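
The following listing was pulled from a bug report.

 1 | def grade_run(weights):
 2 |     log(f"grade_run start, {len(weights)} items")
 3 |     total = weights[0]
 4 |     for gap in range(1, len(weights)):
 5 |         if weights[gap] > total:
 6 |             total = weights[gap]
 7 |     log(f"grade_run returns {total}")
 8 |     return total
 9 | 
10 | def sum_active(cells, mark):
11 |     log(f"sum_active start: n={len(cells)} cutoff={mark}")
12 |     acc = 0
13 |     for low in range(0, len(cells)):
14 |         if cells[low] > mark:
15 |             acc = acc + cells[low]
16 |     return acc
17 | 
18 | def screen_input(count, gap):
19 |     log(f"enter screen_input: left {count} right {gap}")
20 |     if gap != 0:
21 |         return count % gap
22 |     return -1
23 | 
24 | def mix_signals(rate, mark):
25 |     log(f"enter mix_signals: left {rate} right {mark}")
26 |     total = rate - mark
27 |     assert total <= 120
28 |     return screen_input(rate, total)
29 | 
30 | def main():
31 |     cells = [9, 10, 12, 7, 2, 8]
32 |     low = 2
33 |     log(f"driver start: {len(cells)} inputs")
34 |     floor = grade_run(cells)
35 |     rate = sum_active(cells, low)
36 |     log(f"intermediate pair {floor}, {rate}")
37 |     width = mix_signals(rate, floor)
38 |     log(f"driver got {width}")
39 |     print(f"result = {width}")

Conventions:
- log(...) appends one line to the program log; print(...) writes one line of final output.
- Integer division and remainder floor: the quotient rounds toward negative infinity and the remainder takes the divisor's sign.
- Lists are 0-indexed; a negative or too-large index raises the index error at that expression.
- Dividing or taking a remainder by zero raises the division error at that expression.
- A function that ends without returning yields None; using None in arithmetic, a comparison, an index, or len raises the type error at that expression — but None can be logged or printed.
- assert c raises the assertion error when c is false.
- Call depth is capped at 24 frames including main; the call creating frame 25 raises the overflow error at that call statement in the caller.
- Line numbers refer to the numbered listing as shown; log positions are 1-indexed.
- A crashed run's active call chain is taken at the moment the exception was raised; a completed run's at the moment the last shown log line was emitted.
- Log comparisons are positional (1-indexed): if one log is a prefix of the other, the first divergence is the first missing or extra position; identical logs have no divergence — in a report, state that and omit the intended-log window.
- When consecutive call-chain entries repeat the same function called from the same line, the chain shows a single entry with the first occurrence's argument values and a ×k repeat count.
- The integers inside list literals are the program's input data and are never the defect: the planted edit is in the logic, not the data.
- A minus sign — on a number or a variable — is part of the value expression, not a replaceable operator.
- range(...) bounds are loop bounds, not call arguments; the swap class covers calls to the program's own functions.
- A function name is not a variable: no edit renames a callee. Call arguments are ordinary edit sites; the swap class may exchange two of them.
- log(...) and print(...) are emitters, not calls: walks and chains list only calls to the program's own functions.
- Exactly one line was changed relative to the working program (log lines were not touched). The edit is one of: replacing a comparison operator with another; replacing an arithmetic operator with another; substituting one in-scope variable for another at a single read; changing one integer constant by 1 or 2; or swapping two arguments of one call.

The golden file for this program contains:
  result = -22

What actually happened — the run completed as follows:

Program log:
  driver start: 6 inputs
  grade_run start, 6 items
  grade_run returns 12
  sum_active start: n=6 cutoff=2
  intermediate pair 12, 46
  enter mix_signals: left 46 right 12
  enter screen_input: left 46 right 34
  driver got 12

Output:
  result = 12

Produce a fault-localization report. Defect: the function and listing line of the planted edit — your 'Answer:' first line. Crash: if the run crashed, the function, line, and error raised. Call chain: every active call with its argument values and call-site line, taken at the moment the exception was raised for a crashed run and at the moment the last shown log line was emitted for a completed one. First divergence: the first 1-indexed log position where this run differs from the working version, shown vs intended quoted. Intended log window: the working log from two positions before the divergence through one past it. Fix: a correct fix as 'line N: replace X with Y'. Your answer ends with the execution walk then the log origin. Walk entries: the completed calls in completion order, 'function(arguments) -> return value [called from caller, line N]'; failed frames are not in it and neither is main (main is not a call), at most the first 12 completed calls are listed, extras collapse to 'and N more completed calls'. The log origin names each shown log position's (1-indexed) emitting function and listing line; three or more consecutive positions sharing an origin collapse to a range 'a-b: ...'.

Answer: the defect is in main at line 37.
Core observation: Position 6 is the first bad log line: 'enter mix_signals: left 46 right 12' should read 'enter mix_signals: left 12 right 46'.
Call chain: main.
First divergence: position 6; shown 'enter mix_signals: left 46 right 12' vs intended 'enter mix_signals: left 12 right 46'.
Intended log window:
  4: sum_active start: n=6 cutoff=2
  5: intermediate pair 12, 46
  6: enter mix_signals: left 12 right 46
  7: enter screen_input: left 12 right -34
Execution walk:
  grade_run([9, 10, 12, 7, 2, 8]) -> 12  [called from main, line 34]
  sum_active([9, 10, 12, 7, 2, 8], 2) -> 46  [called from main, line 35]
  screen_input(46, 34) -> 12  [called from mix_signals, line 28]
  mix_signals(46, 12) -> 12  [called from main, line 37]
Log origins:
  1: emitted by main (line 33)
  2: emitted by grade_run (line 2)
  3: emitted by grade_run (line 7)
  4: emitted by sum_active (line 11)
  5: emitted by main (line 36)
  6: emitted by mix_signals (line 25)
  7: emitted by screen_input (line 19)
  8: emitted by main (line 38)
A correct fix: line 37: replace `mix_signals(rate, floor)` with `mix_signals(floor, rate)`.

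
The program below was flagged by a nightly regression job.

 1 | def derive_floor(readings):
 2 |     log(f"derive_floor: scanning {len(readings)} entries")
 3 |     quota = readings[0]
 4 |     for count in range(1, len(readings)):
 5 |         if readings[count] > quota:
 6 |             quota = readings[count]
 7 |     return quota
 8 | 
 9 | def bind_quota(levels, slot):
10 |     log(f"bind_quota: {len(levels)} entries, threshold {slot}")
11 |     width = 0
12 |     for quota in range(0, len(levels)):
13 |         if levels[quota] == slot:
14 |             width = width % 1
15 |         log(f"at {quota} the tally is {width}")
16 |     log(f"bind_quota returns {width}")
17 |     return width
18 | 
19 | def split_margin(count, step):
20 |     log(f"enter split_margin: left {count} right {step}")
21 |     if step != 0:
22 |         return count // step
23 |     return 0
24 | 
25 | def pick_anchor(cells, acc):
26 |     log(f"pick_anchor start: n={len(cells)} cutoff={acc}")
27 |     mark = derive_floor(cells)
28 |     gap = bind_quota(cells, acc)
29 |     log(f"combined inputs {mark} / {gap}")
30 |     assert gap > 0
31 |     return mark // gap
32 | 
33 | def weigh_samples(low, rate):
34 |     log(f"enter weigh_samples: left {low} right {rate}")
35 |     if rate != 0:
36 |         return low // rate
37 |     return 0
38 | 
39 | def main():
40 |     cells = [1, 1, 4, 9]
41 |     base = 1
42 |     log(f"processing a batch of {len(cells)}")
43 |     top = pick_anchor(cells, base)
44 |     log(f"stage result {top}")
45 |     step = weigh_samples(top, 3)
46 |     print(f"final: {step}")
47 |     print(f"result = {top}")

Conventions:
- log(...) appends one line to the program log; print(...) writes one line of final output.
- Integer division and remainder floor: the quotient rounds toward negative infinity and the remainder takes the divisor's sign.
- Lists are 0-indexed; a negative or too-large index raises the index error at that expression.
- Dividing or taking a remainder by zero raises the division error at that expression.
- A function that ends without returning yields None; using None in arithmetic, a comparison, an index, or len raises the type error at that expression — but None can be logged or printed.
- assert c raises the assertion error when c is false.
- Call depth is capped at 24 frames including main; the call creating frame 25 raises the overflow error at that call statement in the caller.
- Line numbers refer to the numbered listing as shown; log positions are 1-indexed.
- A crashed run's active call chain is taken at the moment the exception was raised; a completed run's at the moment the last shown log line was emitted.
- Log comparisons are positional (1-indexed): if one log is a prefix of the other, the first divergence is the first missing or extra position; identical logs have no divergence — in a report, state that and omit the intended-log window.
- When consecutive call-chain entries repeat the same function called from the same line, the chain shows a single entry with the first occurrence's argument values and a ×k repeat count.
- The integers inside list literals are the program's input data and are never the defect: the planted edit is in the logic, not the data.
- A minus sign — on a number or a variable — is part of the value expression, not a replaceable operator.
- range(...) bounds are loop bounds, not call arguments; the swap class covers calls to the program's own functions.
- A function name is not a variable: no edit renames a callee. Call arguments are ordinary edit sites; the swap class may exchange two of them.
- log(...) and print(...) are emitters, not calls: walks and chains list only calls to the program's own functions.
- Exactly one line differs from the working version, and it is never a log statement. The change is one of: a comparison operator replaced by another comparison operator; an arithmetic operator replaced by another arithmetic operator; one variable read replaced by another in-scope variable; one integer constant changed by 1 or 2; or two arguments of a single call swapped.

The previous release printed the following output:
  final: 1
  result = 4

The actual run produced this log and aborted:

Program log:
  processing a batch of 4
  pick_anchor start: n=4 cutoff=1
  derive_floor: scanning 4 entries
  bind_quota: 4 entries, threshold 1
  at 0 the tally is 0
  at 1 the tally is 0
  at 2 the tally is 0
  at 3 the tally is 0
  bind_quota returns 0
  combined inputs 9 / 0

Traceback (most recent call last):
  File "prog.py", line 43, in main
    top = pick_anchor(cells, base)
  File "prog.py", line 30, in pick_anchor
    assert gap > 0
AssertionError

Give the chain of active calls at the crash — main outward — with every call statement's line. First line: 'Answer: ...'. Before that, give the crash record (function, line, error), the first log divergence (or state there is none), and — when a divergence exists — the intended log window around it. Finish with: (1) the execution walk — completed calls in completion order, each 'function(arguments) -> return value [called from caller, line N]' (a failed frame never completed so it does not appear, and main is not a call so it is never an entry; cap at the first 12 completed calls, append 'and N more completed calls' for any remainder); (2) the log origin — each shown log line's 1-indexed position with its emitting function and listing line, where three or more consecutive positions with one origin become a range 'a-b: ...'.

Answer: main -> pick_anchor (called at line 43).
Key fact: Everything matches until log position 5, which reads 'at 0 the tally is 0' in place of 'at 0 the tally is 1'.
Crash: pick_anchor, line 30, AssertionError.
First divergence: position 5 — shown 'at 0 the tally is 0', intended 'at 0 the tally is 1'.
Intended log window:
  3: derive_floor: scanning 4 entries
  4: bind_quota: 4 entries, threshold 1
  5: at 0 the tally is 1
  6: at 1 the tally is 2
Execution walk:
  derive_floor([1, 1, 4, 9]) -> 9  [called from pick_anchor, line 27]
  bind_quota([1, 1, 4, 9], 1) -> 0  [called from pick_anchor, line 28]
Log origin:
  1: from main, line 42
  2: from pick_anchor, line 26
  3: from derive_floor, line 2
  4: from bind_quota, line 10
  5-8: from bind_quota, line 15
  9: from bind_quota, line 16
  10: from pick_anchor, line 29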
******************************
Aim of the task:
Check the records above and copy each line that has the string "following".

Exercise answer:
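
The following listing was pulled from a bug report.
The previous release printed the following output: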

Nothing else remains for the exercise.